Aim of the exercise →
Look through the data below. Show each line where the string "follows" occurs.

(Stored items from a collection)
_____
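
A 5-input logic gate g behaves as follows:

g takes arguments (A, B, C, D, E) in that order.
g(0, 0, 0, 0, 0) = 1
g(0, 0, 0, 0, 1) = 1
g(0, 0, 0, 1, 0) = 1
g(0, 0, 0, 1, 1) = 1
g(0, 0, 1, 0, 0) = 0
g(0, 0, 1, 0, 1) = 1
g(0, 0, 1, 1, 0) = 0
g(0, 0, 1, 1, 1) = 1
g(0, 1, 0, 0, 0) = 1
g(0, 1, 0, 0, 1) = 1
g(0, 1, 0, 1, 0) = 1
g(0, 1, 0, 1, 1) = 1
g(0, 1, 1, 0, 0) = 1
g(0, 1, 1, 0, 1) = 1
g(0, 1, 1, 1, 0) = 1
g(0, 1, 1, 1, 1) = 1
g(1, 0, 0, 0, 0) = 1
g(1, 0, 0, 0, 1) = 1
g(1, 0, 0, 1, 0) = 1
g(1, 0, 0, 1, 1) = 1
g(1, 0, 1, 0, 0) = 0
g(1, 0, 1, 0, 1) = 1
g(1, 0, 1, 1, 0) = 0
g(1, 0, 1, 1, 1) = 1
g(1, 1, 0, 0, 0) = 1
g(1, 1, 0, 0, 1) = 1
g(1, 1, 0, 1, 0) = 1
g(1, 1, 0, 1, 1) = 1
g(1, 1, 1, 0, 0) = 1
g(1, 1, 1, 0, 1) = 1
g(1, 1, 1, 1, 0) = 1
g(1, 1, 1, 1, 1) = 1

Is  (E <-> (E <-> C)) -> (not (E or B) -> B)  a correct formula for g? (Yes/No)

Evaluate (E <-> (E <-> C)) -> (not (E or B) -> B) on each row and compare to g:
  A=0, B=0, C=0, D=0, E=0: formula gives 1, g = 1 ✓
  A=0, B=0, C=0, D=0, E=1: formula gives 1, g = 1 ✓
  A=0, B=0, C=0, D=1, E=0: formula gives 1, g = 1 ✓
  A=0, B=0, C=0, D=1, E=1: formula gives 1, g = 1 ✓
  … (the remaining 28 rows also agree.)
All 32 rows match — the expression computes g exactly.

Yes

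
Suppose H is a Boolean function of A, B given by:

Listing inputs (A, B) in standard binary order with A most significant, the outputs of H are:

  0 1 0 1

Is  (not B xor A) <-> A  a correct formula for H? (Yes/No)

Test each input against both H and the formula:
  A=0, B=0: formula gives 0, H = 0 ✓
  A=0, B=1: formula gives 1, H = 1 ✓
  A=1, B=0: formula gives 0, H = 0 ✓
  A=1, B=1: formula gives 1, H = 1 ✓
Every row agrees, so the formula is equivalent.

Yes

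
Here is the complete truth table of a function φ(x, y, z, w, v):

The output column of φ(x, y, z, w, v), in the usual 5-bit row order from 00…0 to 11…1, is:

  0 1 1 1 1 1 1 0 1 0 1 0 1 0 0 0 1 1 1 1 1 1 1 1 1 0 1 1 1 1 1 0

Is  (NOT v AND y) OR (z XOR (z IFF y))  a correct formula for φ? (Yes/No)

No

Evaluate (NOT v AND y) OR (z XOR (z IFF y)) on each row and compare to φ:
  x=0, y=0, z=0, w=0, v=0: formula gives 1, but φ = 0 ✗
Row (0,0,0,0,0) is a counterexample, so the formula is not equivalent to φ.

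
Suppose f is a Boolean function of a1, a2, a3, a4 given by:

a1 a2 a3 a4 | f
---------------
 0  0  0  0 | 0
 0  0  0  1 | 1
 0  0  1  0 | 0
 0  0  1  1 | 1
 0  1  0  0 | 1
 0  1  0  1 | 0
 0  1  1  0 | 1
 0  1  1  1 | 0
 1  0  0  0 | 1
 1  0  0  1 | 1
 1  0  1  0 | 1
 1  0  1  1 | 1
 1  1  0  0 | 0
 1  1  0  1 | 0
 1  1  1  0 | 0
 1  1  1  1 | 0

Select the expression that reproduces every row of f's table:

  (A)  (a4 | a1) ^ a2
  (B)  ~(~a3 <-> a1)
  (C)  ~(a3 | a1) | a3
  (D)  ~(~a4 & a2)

(B): at (0,0,0,0) it gives 1, but f = 0 — eliminated.
(C): at (0,0,0,0) it gives 1, but f = 0 — eliminated.
(D): at (0,0,0,0) it gives 1, but f = 0 — eliminated.
That leaves (A). Evaluating it on every row reproduces the table of f exactly.

A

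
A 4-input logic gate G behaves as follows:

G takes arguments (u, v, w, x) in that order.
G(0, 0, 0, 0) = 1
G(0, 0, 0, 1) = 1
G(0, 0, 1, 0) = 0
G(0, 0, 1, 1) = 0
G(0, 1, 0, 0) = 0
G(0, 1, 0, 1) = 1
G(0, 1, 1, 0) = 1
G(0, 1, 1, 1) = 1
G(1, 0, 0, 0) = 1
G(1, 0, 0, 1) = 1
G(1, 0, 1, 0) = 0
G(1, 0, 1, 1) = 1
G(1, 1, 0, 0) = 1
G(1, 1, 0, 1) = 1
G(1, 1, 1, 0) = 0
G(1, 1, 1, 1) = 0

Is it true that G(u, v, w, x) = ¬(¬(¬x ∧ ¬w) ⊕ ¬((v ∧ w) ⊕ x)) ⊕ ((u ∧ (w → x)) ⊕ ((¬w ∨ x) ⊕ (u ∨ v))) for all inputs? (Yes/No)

Test each input against both G and the formula:
  u=0, v=0, w=0, x=0: formula gives 1, G = 1 ✓
  u=0, v=0, w=0, x=1: formula gives 1, G = 1 ✓
  u=0, v=0, w=1, x=0: formula gives 1, but G = 0 ✗
Since they disagree at (0,0,1,0), the expression is not a correct formula for G.

No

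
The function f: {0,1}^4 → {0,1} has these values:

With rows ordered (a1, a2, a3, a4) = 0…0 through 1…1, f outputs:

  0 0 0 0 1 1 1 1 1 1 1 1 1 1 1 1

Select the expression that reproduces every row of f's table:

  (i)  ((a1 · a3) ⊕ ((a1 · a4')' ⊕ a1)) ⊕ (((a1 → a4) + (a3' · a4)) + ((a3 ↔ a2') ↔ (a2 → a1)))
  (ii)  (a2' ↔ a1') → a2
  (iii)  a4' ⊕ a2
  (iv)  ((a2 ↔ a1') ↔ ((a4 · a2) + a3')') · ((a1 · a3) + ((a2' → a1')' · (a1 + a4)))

(i) fails at (0,1,0,0): the formula yields 0, f is 1.
(iii) fails at (0,0,0,0): the formula yields 1, f is 0.
(iv) fails at (0,1,0,0): the formula yields 0, f is 1.
(ii) is the remaining candidate, and it agrees with f on all 16 inputs.

ii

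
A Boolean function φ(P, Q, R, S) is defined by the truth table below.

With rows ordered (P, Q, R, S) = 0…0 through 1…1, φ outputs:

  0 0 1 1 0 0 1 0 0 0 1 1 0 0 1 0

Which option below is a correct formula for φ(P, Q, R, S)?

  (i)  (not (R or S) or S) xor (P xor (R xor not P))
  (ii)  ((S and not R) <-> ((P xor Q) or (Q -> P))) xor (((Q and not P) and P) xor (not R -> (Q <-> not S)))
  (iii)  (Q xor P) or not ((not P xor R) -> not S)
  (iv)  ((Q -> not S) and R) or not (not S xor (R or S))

(i) disagrees with φ on (0,0,1,0) (formula → 0, table → 1); rule it out.
(ii) disagrees with φ on (0,1,0,0) (formula → 1, table → 0); rule it out.
(iii) disagrees with φ on (0,0,0,1) (formula → 1, table → 0); rule it out.
Only (iv) survives; checking it on all 16 rows confirms it matches φ.

iv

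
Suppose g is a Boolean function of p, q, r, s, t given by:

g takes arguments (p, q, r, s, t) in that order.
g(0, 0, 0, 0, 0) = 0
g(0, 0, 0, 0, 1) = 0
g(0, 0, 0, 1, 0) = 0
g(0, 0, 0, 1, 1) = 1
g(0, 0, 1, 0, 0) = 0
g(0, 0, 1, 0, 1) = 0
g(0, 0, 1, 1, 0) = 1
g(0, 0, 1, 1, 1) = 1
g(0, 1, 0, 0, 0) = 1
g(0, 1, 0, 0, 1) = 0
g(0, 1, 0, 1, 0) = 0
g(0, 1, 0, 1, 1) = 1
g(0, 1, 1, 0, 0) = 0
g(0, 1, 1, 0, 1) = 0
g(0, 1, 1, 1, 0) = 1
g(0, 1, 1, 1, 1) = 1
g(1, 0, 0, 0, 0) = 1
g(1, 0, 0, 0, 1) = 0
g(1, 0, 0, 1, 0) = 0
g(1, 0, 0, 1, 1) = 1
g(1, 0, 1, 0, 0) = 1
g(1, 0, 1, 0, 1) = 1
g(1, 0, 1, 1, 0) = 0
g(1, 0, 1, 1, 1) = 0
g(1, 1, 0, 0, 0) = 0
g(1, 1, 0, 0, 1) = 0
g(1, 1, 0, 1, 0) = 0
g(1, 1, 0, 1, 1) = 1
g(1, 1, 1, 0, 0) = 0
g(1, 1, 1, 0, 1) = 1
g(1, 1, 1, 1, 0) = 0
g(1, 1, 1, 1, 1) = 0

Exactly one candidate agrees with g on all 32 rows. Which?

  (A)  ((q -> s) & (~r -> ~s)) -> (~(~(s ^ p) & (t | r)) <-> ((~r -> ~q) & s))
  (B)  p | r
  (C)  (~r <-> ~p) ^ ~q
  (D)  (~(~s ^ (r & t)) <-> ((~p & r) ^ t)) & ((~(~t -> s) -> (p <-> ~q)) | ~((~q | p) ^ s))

(A) disagrees with g on (0,0,0,0,1) (formula → 1, table → 0); rule it out.
(B) disagrees with g on (0,0,0,1,1) (formula → 0, table → 1); rule it out.
(C) disagrees with g on (0,0,0,1,1) (formula → 0, table → 1); rule it out.
Only (D) survives; checking it on all 32 rows confirms it matches g.

D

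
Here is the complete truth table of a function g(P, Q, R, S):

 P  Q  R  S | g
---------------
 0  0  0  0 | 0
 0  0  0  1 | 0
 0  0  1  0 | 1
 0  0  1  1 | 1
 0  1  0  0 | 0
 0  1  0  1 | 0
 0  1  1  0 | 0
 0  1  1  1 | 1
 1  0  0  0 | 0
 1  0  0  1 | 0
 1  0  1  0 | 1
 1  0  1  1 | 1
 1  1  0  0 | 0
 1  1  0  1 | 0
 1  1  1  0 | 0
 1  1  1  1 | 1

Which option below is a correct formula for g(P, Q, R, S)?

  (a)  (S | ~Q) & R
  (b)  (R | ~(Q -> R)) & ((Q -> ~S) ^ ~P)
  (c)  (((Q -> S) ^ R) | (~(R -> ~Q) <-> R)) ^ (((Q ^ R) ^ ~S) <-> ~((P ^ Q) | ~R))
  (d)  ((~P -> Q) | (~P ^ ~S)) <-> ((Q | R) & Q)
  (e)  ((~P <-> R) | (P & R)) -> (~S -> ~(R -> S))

(b) fails at (0,0,1,0): the formula yields 0, g is 1.
(c) fails at (0,0,0,0): the formula yields 1, g is 0.
(d) fails at (0,0,0,0): the formula yields 1, g is 0.
(e) fails at (0,0,0,0): the formula yields 1, g is 0.
(a) is the remaining candidate, and it agrees with g on all 16 inputs.

a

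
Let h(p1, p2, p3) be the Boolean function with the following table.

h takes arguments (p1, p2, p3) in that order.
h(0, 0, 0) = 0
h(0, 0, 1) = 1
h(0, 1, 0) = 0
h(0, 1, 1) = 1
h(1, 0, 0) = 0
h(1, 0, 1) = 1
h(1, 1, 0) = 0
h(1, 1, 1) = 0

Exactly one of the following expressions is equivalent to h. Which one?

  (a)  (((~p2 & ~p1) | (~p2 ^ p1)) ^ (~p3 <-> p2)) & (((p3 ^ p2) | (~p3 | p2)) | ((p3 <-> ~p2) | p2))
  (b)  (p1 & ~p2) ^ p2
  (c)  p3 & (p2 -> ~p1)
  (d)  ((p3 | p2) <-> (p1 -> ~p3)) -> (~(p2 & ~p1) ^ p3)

c

(a) fails at (0,0,0): the formula yields 1, h is 0.
(b) fails at (0,0,1): the formula yields 0, h is 1.
(d) fails at (0,0,0): the formula yields 1, h is 0.
Only (c) survives; checking it on all 8 rows confirms it matches h.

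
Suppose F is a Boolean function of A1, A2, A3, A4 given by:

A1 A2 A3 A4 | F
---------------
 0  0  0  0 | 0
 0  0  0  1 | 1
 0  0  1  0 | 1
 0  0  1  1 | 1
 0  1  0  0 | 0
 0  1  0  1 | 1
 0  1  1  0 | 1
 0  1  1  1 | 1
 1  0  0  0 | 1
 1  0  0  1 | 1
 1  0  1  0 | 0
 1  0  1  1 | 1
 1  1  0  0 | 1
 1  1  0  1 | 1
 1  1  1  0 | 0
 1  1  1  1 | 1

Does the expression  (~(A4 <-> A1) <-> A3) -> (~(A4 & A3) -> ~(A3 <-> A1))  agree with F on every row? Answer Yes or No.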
_____
Reply to the task →
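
A 5-input logic gate g behaves as follows:
A 4-input logic gate G behaves as follows: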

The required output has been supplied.